The output is the line holding "Consider the D-finite functions defined by" and all lines after it to the end of the records below; restate them unchanged and add nothing.
######
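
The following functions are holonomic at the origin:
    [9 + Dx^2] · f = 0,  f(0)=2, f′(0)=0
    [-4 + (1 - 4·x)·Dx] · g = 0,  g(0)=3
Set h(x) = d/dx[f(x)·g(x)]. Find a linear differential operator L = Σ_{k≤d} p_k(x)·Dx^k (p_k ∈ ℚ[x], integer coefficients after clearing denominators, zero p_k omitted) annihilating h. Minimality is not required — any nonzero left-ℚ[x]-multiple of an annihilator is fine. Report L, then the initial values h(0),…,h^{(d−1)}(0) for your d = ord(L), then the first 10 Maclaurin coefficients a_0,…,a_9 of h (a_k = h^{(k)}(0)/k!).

L = (-23 - 72·x + 144·x^2) + (-8 + 32·x)·Dx + (1 - 8·x + 16·x^2)·Dx^2  (order 2).
h: a_k = 24, 138, 828, 4497, 22485, 2157831/20, 5034939/10, 644474379/280, 5800269411/560, 103115898453/2240, …
ICs: h(0) = 24, h′(0) = 138.

f: a_k = 2, 0, -9, 0, 27/4, 0, -81/40, 0, 729/2240, 0, …
g: a_k = 3, 12, 48, 192, 768, 3072, 12288, 49152, 196608, 786432, …
L₀ := L_f ⊗_s L_g (sym. prod.), ord ≤ 2.
h₀' ⇒ L via d/dx closure of L₀.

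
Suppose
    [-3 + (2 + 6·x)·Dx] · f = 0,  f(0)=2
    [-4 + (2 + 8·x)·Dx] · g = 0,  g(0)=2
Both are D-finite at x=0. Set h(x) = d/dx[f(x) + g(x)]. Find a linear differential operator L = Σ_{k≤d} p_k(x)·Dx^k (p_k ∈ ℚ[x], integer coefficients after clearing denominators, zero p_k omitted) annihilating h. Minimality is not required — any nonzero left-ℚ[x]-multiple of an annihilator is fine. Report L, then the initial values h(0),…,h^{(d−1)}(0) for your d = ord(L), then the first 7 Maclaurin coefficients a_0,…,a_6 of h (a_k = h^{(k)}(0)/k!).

f: a_k = 2, 3, -9/4, 27/8, -405/64, 1701/128, -15309/512, …
g: a_k = 2, 4, -4, 8, -20, 56, -168, …
Sum ⇒ L₀ = lclm(L_f,L_g) in ℚ(x)⟨Dx⟩.
h=h₀': d/dx-closure on L₀ ⇒ L.
L = -18 + (-21 - 72·x)·Dx + (-2 - 14·x - 24·x^2)·Dx^2  (order 2).
h: a_k = 7, -25/2, 273/8, -1685/16, 44345/128, -303975/256, 4289901/1024, …
ICs: h(0) = 7, h′(0) = -25/2.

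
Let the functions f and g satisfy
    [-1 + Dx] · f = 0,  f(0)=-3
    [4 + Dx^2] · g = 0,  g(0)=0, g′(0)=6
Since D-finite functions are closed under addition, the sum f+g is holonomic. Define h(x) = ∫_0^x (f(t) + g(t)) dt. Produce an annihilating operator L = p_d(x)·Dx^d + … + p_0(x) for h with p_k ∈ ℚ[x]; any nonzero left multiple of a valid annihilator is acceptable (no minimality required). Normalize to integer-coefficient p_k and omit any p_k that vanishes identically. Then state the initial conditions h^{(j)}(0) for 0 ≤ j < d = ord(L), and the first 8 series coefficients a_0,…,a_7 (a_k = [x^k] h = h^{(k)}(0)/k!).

L = -4·Dx + 4·Dx^2 - Dx^3 + Dx^4  (order 4).
h: a_k = 0, -3, 3/2, -1/2, -9/8, -1/40, 31/240, -1/1680, …
ICs: h(0) = 0, h′(0) = -3, h′′(0) = 3, h′′′(0) = -3.

f: a_k = -3, -3, -3/2, -1/2, -1/8, -1/40, -1/240, -1/1680, …
g: a_k = 0, 6, 0, -4, 0, 4/5, 0, -8/105, …
f+g: L₀ = lclm(L_f,L_g), ord ≤ 1+2.
h=∫₀ˣh₀: take L = L₀·Dx.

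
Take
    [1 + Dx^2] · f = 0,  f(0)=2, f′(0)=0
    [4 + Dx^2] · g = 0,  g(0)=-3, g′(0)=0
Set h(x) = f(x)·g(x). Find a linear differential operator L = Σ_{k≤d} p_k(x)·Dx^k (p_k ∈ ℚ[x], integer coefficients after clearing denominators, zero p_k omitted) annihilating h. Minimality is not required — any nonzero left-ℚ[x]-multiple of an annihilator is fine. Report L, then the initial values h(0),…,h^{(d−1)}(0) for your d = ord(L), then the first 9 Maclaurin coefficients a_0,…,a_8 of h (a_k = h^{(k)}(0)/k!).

L = 9 + 10·Dx^2 + Dx^4  (order 4).
h: a_k = -6, 0, 15, 0, -41/4, 0, 73/24, 0, -3281/6720, …
ICs: h(0) = -6, h′(0) = 0, h′′(0) = 30, h′′′(0) = 0.

f: a_k = 2, 0, -1, 0, 1/12, 0, -1/360, 0, 1/20160, …
g: a_k = -3, 0, 6, 0, -2, 0, 4/15, 0, -2/105, …
L₀ := L_f ⊗_s L_g (sym. prod.), ord ≤ 4.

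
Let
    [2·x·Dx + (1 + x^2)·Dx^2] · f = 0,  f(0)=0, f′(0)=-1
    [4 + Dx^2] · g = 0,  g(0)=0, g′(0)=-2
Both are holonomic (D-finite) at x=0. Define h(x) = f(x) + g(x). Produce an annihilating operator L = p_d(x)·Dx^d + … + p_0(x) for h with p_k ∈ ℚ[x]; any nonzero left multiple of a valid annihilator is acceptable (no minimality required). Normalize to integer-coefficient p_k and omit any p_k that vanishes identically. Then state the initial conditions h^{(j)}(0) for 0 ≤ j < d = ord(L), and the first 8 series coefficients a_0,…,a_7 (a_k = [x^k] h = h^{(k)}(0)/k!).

L = (-32·x + 80·x^3 + 16·x^5)·Dx + (4 + 32·x^2 + 36·x^4 + 8·x^6)·Dx^2 + (-8·x + 20·x^3 + 4·x^5)·Dx^3 + (1 + 8·x^2 + 9·x^4 + 2·x^6)·Dx^4  (order 4).
h: a_k = 0, -3, 0, 5/3, 0, -7/15, 0, 53/315, …
ICs: h(0) = 0, h′(0) = -3, h′′(0) = 0, h′′′(0) = 10.

f: a_k = 0, -1, 0, 1/3, 0, -1/5, 0, 1/7, …
g: a_k = 0, -2, 0, 4/3, 0, -4/15, 0, 8/315, …
Sum ⇒ L₀ = lclm(L_f,L_g) in ℚ(x)⟨Dx⟩.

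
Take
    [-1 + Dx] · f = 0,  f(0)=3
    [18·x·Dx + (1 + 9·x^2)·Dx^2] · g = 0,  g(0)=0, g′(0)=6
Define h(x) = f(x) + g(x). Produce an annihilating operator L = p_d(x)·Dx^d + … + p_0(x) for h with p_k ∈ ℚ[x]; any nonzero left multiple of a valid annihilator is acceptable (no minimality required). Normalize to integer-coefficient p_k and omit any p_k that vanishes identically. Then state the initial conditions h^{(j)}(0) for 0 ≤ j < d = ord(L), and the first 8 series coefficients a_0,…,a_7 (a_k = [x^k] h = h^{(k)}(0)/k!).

f: a_k = 3, 3, 3/2, 1/2, 1/8, 1/40, 1/240, 1/1680, …
g: a_k = 0, 6, 0, -18, 0, 486/5, 0, -4374/7, …
h₀=f+g: left-lcm gives L₀, ord ≤ 3.
L = (18 - 18·x - 486·x^2 - 162·x^3)·Dx + (-19 + 468·x^2 - 81·x^4)·Dx^2 + (1 + 18·x + 18·x^2 + 162·x^3 + 81·x^4)·Dx^3  (order 3).
h: a_k = 3, 9, 3/2, -35/2, 1/8, 3889/40, 1/240, -1049759/1680, …
ICs: h(0) = 3, h′(0) = 9, h′′(0) = 3.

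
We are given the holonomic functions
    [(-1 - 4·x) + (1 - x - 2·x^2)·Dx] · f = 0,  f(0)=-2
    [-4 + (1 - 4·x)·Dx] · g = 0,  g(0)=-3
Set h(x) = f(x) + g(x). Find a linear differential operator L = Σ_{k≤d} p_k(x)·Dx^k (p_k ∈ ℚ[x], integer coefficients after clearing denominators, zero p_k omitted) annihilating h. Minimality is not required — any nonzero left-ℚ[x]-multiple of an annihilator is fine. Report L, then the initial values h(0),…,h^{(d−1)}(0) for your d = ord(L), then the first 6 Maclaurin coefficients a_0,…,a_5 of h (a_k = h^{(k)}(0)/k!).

f: a_k = -2, -2, -6, -10, -22, -42, …
g: a_k = -3, -12, -48, -192, -768, -3072, …
h₀=f+g: left-lcm gives L₀, ord ≤ 2.
L = (-8 - 144·x + 96·x^2 - 128·x^3) + (26 - 28·x - 120·x^2 + 128·x^3 - 256·x^4)·Dx + (-3 + 19·x - 34·x^2 + 24·x^3 + 16·x^4 - 64·x^5)·Dx^2  (order 2).
h: a_k = -5, -14, -54, -202, -790, -3114, …
ICs: h(0) = -5, h′(0) = -14.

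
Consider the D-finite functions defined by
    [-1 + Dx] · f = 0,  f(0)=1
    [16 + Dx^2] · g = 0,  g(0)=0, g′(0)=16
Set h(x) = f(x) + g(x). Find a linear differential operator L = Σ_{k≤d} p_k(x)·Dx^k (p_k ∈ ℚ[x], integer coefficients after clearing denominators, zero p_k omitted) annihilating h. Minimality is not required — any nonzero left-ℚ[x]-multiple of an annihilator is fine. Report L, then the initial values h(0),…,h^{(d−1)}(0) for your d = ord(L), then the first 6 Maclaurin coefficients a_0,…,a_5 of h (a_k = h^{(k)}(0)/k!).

f: a_k = 1, 1, 1/2, 1/6, 1/24, 1/120, …
g: a_k = 0, 16, 0, -128/3, 0, 512/15, …
f+g: L₀ = lclm(L_f,L_g), ord ≤ 1+2.
L = -16 + 16·Dx - Dx^2 + Dx^3  (order 3).
h: a_k = 1, 17, 1/2, -85/2, 1/24, 4097/120, …
ICs: h(0) = 1, h′(0) = 17, h′′(0) = 1.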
######
### Task output
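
Consider the D-finite functions defined by
    [-1 + Dx] · f = 0,  f(0)=1
    [16 + Dx^2] · g = 0,  g(0)=0, g′(0)=16
Set h(x) = f(x) + g(x). Find a linear differential operator L = Σ_{k≤d} p_k(x)·Dx^k (p_k ∈ ℚ[x], integer coefficients after clearing denominators, zero p_k omitted) annihilating h. Minimality is not required — any nonzero left-ℚ[x]-multiple of an annihilator is fine. Report L, then the initial values h(0),…,h^{(d−1)}(0) for your d = ord(L), then the first 6 Maclaurin coefficients a_0,…,a_5 of h (a_k = h^{(k)}(0)/k!).

f: a_k = 1, 1, 1/2, 1/6, 1/24, 1/120, …
g: a_k = 0, 16, 0, -128/3, 0, 512/15, …
f+g: L₀ = lclm(L_f,L_g), ord ≤ 1+2.
L = -16 + 16·Dx - Dx^2 + Dx^3  (order 3).
h: a_k = 1, 17, 1/2, -85/2, 1/24, 4097/120, …
ICs: h(0) = 1, h′(0) = 17, h′′(0) = 1.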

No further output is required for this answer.